* WHAT THIS TASK INVOLVES:
How many lines in the records below hold the word "following"? Answer with the number alone.

[Stored data entries]
▼
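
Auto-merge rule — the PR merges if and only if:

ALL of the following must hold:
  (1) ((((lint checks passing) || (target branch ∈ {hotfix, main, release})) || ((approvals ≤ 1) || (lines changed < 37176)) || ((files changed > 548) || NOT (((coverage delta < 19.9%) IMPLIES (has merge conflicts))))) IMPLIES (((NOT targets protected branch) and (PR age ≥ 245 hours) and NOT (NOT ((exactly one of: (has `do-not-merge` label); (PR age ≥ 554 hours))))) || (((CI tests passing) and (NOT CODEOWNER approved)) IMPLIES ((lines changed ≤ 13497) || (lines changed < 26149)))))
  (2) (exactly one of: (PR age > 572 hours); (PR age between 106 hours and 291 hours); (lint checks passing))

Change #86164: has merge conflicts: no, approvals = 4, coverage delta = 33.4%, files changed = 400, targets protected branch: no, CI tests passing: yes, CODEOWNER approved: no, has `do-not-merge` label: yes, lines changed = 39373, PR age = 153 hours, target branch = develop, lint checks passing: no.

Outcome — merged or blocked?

Atomic conditions:
  lint checks passing: no → false
  target branch ∈ {hotfix, main, release}: develop is not in the set → false
  approvals ≤ 1: 4 ≤ 1 is false
  lines changed < 37176: 39373 < 37176 is false
  files changed > 548: 400 > 548 is false
  coverage delta < 19.9%: 33.4 < 19.9 is false
  has merge conflicts: no → false
  NOT targets protected branch: no → true
  PR age ≥ 245 hours: 153 ≥ 245 is false
  has `do-not-merge` label: yes → true
  PR age ≥ 554 hours: 153 ≥ 554 is false
  CI tests passing: yes → true
  NOT CODEOWNER approved: no → true
  lines changed ≤ 13497: 39373 ≤ 13497 is false
  lines changed < 26149: 39373 < 26149 is false
  PR age > 572 hours: 153 > 572 is false
  PR age between 106 hours and 291 hours: 153 in [106, 291] is true
Combine:
[1.1.1] false OR false = false
[1.1.2] false OR false = false
[1.1.3.2.1] false → false (antecedent false ⇒ implication holds) = true
[1.1.3.2] NOT true = false
[1.1.3] false OR false = false
[1.1] false OR false OR false = false
[1.2.1.3.1.1] exactly-one(true, false) = true
[1.2.1.3.1] NOT true = false
[1.2.1.3] NOT false = true
[1.2.1] true AND false AND true = false
[1.2.2.1] true AND true = true
[1.2.2.2] false OR false = false
[1.2.2] true → false = false
[1.2] false OR false = false
[1] false → false (antecedent false ⇒ implication holds) = true
[2] exactly-one(false, true, false) = true
[root] true AND true = true
Overall: true → merged

Merged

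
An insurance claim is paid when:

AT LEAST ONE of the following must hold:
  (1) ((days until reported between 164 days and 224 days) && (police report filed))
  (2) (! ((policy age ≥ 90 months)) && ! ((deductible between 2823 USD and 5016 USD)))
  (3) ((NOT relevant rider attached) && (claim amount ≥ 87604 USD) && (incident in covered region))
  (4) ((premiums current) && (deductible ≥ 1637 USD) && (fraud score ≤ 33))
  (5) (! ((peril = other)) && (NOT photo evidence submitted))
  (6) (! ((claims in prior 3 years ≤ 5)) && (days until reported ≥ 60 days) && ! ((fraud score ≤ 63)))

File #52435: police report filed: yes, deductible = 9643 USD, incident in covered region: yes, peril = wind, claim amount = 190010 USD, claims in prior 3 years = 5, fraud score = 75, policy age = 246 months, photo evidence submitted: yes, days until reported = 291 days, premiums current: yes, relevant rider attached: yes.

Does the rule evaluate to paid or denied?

Atomic conditions:
  days until reported between 164 days and 224 days: 291 in [164, 224] is false
  police report filed: yes → true
  policy age ≥ 90 months: 246 ≥ 90 is true
  deductible between 2823 USD and 5016 USD: 9643 in [2823, 5016] is false
  NOT relevant rider attached: yes → false
  claim amount ≥ 87604 USD: 190010 ≥ 87604 is true
  incident in covered region: yes → true
  premiums current: yes → true
  deductible ≥ 1637 USD: 9643 ≥ 1637 is true
  fraud score ≤ 33: 75 ≤ 33 is false
  peril = other: wind == other is false
  NOT photo evidence submitted: yes → false
  claims in prior 3 years ≤ 5: 5 ≤ 5 is true
  days until reported ≥ 60 days: 291 ≥ 60 is true
  fraud score ≤ 63: 75 ≤ 63 is false
Combine:
[1] false AND true = false
[2.1] NOT true = false
[2.2] NOT false = true
[2] false AND true = false
[3] false AND true AND true = false
[4] true AND true AND false = false
[5.1] NOT false = true
[5] true AND false = false
[6.1] NOT true = false
[6.3] NOT false = true
[6] false AND true AND true = false
[root] false OR false OR false OR false OR false OR false = false
Overall: false → denied

Denied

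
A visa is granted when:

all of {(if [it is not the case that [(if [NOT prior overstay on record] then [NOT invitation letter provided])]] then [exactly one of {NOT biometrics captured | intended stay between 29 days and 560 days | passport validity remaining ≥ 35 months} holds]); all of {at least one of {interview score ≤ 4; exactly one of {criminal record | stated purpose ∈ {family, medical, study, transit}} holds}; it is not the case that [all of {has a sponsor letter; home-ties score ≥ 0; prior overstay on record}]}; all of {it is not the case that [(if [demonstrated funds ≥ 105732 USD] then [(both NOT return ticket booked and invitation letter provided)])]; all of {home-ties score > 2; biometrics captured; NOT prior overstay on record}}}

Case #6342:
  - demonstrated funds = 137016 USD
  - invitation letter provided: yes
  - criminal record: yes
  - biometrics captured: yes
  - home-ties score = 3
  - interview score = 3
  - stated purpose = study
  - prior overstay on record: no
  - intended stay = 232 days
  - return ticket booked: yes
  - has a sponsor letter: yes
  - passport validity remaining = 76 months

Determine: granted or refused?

Refused

Atomic conditions:
  NOT prior overstay on record: no → true
  NOT invitation letter provided: yes → false
  NOT biometrics captured: yes → false
  intended stay between 29 days and 560 days: 232 in [29, 560] is true
  passport validity remaining ≥ 35 months: 76 ≥ 35 is true
  interview score ≤ 4: 3 ≤ 4 is true
  criminal record: yes → true
  stated purpose ∈ {family, medical, study, transit}: study is in the set → true
  has a sponsor letter: yes → true
  home-ties score ≥ 0: 3 ≥ 0 is true
  prior overstay on record: no → false
  demonstrated funds ≥ 105732 USD: 137016 ≥ 105732 is true
  NOT return ticket booked: yes → false
  invitation letter provided: yes → true
  home-ties score > 2: 3 > 2 is true
  biometrics captured: yes → true
Combine:
[1.1.1] true → false = false
[1.1] NOT false = true
[1.2] exactly-one(false, true, true) = false
[1] true → false = false
[2.1.2] exactly-one(true, true) = false
[2.1] true OR false = true
[2.2.1] true AND true AND false = false
[2.2] NOT false = true
[2] true AND true = true
[3.1.1.2] false AND true = false
[3.1.1] true → false = false
[3.1] NOT false = true
[3.2] true AND true AND true = true
[3] true AND true = true
[root] false AND true AND true = false
Overall: false → refused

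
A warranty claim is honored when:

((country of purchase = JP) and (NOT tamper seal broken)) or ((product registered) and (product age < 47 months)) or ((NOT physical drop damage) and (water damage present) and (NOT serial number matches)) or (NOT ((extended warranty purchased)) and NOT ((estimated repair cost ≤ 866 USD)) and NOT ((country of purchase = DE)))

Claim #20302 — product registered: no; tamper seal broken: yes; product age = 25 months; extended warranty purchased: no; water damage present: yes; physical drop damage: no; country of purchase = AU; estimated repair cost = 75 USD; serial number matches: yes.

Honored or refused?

Refused

Atomic conditions:
  country of purchase = JP: AU == JP is false
  NOT tamper seal broken: yes → false
  product registered: no → false
  product age < 47 months: 25 < 47 is true
  NOT physical drop damage: no → true
  water damage present: yes → true
  NOT serial number matches: yes → false
  extended warranty purchased: no → false
  estimated repair cost ≤ 866 USD: 75 ≤ 866 is true
  country of purchase = DE: AU == DE is false
Combine:
[1] false AND false = false
[2] false AND true = false
[3] true AND true AND false = false
[4.1] NOT false = true
[4.2] NOT true = false
[4.3] NOT false = true
[4] true AND false AND true = false
[root] false OR false OR false OR false = false
Overall: false → refused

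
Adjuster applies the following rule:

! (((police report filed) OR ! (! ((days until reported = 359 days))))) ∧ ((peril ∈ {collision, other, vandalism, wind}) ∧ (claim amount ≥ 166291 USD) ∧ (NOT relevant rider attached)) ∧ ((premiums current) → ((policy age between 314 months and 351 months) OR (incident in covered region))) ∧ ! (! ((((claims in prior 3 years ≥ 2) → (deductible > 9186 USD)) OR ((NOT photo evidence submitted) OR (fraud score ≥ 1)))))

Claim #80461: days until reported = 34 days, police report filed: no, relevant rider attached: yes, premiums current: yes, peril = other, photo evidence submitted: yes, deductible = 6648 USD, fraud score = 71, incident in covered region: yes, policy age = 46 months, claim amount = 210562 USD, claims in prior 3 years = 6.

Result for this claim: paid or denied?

Atomic conditions:
  police report filed: no → false
  days until reported = 359 days: 34 == 359 is false
  peril ∈ {collision, other, vandalism, wind}: other is in the set → true
  claim amount ≥ 166291 USD: 210562 ≥ 166291 is true
  NOT relevant rider attached: yes → false
  premiums current: yes → true
  policy age between 314 months and 351 months: 46 in [314, 351] is false
  incident in covered region: yes → true
  claims in prior 3 years ≥ 2: 6 ≥ 2 is true
  deductible > 9186 USD: 6648 > 9186 is false
  NOT photo evidence submitted: yes → false
  fraud score ≥ 1: 71 ≥ 1 is true
Combine:
[1.1.2.1] NOT false = true
[1.1.2] NOT true = false
[1.1] false OR false = false
[1] NOT false = true
[2] true AND true AND false = false
[3.2] false OR true = true
[3] true → true = true
[4.1.1.1] true → false = false
[4.1.1.2] false OR true = true
[4.1.1] false OR true = true
[4.1] NOT true = false
[4] NOT false = true
[root] true AND false AND true AND true = false
Overall: false → denied

Denied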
▲
* OUTPUT FOR THIS EXERCISE:
3